====== Data listing
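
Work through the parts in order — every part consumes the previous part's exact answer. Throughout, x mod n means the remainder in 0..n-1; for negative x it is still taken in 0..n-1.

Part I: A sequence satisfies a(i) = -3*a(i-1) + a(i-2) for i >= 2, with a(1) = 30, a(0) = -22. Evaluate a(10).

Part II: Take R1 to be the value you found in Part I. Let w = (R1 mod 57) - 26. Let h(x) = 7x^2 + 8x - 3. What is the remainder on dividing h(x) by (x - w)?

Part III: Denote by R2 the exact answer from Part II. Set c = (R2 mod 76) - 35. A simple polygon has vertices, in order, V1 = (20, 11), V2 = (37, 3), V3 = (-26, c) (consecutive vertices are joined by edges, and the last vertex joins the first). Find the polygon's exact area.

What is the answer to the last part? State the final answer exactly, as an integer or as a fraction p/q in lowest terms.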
============
### Task prompt
Locate the line that contains "Part I: A sequence", then please quote it and every line after it to the end of the entries above, exactly and with nothing else.

### Exercise output
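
Part I: A sequence satisfies a(i) = -3*a(i-1) + a(i-2) for i >= 2, with a(1) = 30, a(0) = -22. Evaluate a(10).

Part II: Take R1 to be the value you found in Part I. Let w = (R1 mod 57) - 26. Let h(x) = 7x^2 + 8x - 3. What is the remainder on dividing h(x) by (x - w)?

Part III: Denote by R2 the exact answer from Part II. Set c = (R2 mod 76) - 35. A simple polygon has vertices, in order, V1 = (20, 11), V2 = (37, 3), V3 = (-26, c) (consecutive vertices are joined by edges, and the last vertex joins the first). Find the polygon's exact area.

What is the answer to the last part? State the final answer exactly, as an integer or as a fraction p/q in lowest terms.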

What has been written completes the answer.